- WHAT IS BEING ASKED
Give back every entry in full, exactly as it reads.

(Saved data entries)
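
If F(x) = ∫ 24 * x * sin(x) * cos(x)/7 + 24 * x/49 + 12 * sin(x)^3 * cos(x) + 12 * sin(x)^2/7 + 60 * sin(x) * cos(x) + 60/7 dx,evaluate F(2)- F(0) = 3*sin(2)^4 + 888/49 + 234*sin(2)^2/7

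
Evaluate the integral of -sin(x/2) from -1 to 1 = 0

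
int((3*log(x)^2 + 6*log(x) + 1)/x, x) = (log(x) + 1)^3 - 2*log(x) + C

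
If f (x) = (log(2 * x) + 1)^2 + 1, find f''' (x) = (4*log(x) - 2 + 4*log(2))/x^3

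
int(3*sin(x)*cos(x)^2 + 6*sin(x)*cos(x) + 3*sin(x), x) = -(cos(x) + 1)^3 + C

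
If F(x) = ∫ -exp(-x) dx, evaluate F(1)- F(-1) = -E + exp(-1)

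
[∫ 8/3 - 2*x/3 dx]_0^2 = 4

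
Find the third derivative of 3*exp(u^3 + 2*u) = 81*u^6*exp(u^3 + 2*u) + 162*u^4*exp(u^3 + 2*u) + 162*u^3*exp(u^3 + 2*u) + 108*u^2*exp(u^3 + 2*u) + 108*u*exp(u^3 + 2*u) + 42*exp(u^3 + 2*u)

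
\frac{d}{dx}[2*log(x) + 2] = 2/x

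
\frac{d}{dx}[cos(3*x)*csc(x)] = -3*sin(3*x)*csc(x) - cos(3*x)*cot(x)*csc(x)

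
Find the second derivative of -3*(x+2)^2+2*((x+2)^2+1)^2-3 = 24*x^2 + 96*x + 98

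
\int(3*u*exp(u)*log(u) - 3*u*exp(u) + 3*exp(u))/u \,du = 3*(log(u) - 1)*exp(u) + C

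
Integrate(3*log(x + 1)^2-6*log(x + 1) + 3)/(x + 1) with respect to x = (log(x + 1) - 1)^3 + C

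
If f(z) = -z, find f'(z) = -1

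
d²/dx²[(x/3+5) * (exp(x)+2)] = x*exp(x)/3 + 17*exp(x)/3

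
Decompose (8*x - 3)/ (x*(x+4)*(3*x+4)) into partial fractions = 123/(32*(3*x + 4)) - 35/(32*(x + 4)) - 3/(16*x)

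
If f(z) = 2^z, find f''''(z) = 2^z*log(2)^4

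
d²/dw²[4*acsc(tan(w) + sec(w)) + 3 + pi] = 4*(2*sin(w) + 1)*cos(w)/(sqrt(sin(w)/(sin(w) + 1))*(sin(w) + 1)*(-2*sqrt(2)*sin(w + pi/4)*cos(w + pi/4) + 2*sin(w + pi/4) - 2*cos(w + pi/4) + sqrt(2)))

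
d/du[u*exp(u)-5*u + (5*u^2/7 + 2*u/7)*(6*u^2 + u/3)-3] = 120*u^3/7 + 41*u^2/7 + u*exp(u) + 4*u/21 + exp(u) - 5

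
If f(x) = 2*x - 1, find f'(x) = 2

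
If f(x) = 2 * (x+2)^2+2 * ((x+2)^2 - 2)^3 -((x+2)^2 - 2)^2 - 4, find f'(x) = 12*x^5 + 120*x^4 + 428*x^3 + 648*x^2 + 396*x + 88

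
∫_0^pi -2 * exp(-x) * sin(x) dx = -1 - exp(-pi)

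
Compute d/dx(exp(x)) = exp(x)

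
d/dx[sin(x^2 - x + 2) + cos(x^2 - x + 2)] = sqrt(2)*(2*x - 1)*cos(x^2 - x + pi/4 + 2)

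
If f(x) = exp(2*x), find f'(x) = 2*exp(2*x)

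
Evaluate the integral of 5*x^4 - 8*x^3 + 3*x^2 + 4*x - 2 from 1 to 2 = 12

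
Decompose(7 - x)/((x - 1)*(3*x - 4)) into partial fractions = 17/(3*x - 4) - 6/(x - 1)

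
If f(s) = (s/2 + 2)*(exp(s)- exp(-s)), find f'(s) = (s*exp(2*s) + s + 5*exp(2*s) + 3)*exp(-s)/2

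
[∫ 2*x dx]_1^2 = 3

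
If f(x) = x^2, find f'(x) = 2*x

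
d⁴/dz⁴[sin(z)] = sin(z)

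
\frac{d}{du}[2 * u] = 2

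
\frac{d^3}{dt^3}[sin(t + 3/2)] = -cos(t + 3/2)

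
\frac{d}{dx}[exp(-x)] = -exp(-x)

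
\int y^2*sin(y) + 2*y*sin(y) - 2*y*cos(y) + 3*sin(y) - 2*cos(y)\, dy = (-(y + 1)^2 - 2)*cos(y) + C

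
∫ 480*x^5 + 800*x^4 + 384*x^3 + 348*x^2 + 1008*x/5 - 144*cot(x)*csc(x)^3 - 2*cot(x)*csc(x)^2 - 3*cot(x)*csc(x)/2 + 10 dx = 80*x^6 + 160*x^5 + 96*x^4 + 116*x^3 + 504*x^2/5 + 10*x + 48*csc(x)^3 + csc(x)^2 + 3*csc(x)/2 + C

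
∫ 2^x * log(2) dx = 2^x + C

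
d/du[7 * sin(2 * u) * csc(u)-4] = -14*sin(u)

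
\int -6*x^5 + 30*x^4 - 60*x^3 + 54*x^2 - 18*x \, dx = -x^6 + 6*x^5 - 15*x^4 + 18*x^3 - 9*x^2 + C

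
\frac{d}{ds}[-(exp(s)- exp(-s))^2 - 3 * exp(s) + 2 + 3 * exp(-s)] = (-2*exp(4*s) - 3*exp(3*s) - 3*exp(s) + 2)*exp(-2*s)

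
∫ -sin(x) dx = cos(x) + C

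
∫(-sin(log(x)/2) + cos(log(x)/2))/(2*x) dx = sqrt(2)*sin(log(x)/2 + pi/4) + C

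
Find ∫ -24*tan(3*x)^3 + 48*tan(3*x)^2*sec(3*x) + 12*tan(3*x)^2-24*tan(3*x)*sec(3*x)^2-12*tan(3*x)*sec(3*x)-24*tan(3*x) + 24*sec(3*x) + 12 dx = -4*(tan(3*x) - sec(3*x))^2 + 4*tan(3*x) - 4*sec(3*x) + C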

- SOLUTION TO THIS TASK
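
If F(x) = ∫ 24 * x * sin(x) * cos(x)/7 + 24 * x/49 + 12 * sin(x)^3 * cos(x) + 12 * sin(x)^2/7 + 60 * sin(x) * cos(x) + 60/7 dx,evaluate F(2)- F(0) = 3*sin(2)^4 + 888/49 + 234*sin(2)^2/7

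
Evaluate the integral of -sin(x/2) from -1 to 1 = 0

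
int((3*log(x)^2 + 6*log(x) + 1)/x, x) = (log(x) + 1)^3 - 2*log(x) + C

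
If f (x) = (log(2 * x) + 1)^2 + 1, find f''' (x) = (4*log(x) - 2 + 4*log(2))/x^3

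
int(3*sin(x)*cos(x)^2 + 6*sin(x)*cos(x) + 3*sin(x), x) = -(cos(x) + 1)^3 + C

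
If F(x) = ∫ -exp(-x) dx, evaluate F(1)- F(-1) = -E + exp(-1)

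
[∫ 8/3 - 2*x/3 dx]_0^2 = 4

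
Find the third derivative of 3*exp(u^3 + 2*u) = 81*u^6*exp(u^3 + 2*u) + 162*u^4*exp(u^3 + 2*u) + 162*u^3*exp(u^3 + 2*u) + 108*u^2*exp(u^3 + 2*u) + 108*u*exp(u^3 + 2*u) + 42*exp(u^3 + 2*u)

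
\frac{d}{dx}[2*log(x) + 2] = 2/x

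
\frac{d}{dx}[cos(3*x)*csc(x)] = -3*sin(3*x)*csc(x) - cos(3*x)*cot(x)*csc(x)

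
Find the second derivative of -3*(x+2)^2+2*((x+2)^2+1)^2-3 = 24*x^2 + 96*x + 98

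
\int(3*u*exp(u)*log(u) - 3*u*exp(u) + 3*exp(u))/u \,du = 3*(log(u) - 1)*exp(u) + C

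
Integrate(3*log(x + 1)^2-6*log(x + 1) + 3)/(x + 1) with respect to x = (log(x + 1) - 1)^3 + C

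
If f(z) = -z, find f'(z) = -1

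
d²/dx²[(x/3+5) * (exp(x)+2)] = x*exp(x)/3 + 17*exp(x)/3

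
Decompose (8*x - 3)/ (x*(x+4)*(3*x+4)) into partial fractions = 123/(32*(3*x + 4)) - 35/(32*(x + 4)) - 3/(16*x)

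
If f(z) = 2^z, find f''''(z) = 2^z*log(2)^4

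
d²/dw²[4*acsc(tan(w) + sec(w)) + 3 + pi] = 4*(2*sin(w) + 1)*cos(w)/(sqrt(sin(w)/(sin(w) + 1))*(sin(w) + 1)*(-2*sqrt(2)*sin(w + pi/4)*cos(w + pi/4) + 2*sin(w + pi/4) - 2*cos(w + pi/4) + sqrt(2)))

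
d/du[u*exp(u)-5*u + (5*u^2/7 + 2*u/7)*(6*u^2 + u/3)-3] = 120*u^3/7 + 41*u^2/7 + u*exp(u) + 4*u/21 + exp(u) - 5

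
If f(x) = 2*x - 1, find f'(x) = 2

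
If f(x) = 2 * (x+2)^2+2 * ((x+2)^2 - 2)^3 -((x+2)^2 - 2)^2 - 4, find f'(x) = 12*x^5 + 120*x^4 + 428*x^3 + 648*x^2 + 396*x + 88

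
∫_0^pi -2 * exp(-x) * sin(x) dx = -1 - exp(-pi)

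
Compute d/dx(exp(x)) = exp(x)

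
d/dx[sin(x^2 - x + 2) + cos(x^2 - x + 2)] = sqrt(2)*(2*x - 1)*cos(x^2 - x + pi/4 + 2)

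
If f(x) = exp(2*x), find f'(x) = 2*exp(2*x)

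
Evaluate the integral of 5*x^4 - 8*x^3 + 3*x^2 + 4*x - 2 from 1 to 2 = 12

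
Decompose(7 - x)/((x - 1)*(3*x - 4)) into partial fractions = 17/(3*x - 4) - 6/(x - 1)

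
If f(s) = (s/2 + 2)*(exp(s)- exp(-s)), find f'(s) = (s*exp(2*s) + s + 5*exp(2*s) + 3)*exp(-s)/2

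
[∫ 2*x dx]_1^2 = 3

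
If f(x) = x^2, find f'(x) = 2*x

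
d⁴/dz⁴[sin(z)] = sin(z)

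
\frac{d}{du}[2 * u] = 2

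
\frac{d^3}{dt^3}[sin(t + 3/2)] = -cos(t + 3/2)

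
\frac{d}{dx}[exp(-x)] = -exp(-x)

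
\int y^2*sin(y) + 2*y*sin(y) - 2*y*cos(y) + 3*sin(y) - 2*cos(y)\, dy = (-(y + 1)^2 - 2)*cos(y) + C

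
∫ 480*x^5 + 800*x^4 + 384*x^3 + 348*x^2 + 1008*x/5 - 144*cot(x)*csc(x)^3 - 2*cot(x)*csc(x)^2 - 3*cot(x)*csc(x)/2 + 10 dx = 80*x^6 + 160*x^5 + 96*x^4 + 116*x^3 + 504*x^2/5 + 10*x + 48*csc(x)^3 + csc(x)^2 + 3*csc(x)/2 + C

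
∫ 2^x * log(2) dx = 2^x + C

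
d/du[7 * sin(2 * u) * csc(u)-4] = -14*sin(u)

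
\int -6*x^5 + 30*x^4 - 60*x^3 + 54*x^2 - 18*x \, dx = -x^6 + 6*x^5 - 15*x^4 + 18*x^3 - 9*x^2 + C

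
\frac{d}{ds}[-(exp(s)- exp(-s))^2 - 3 * exp(s) + 2 + 3 * exp(-s)] = (-2*exp(4*s) - 3*exp(3*s) - 3*exp(s) + 2)*exp(-2*s)

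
∫ -sin(x) dx = cos(x) + C

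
∫(-sin(log(x)/2) + cos(log(x)/2))/(2*x) dx = sqrt(2)*sin(log(x)/2 + pi/4) + C

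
Find ∫ -24*tan(3*x)^3 + 48*tan(3*x)^2*sec(3*x) + 12*tan(3*x)^2-24*tan(3*x)*sec(3*x)^2-12*tan(3*x)*sec(3*x)-24*tan(3*x) + 24*sec(3*x) + 12 dx = -4*(tan(3*x) - sec(3*x))^2 + 4*tan(3*x) - 4*sec(3*x) + C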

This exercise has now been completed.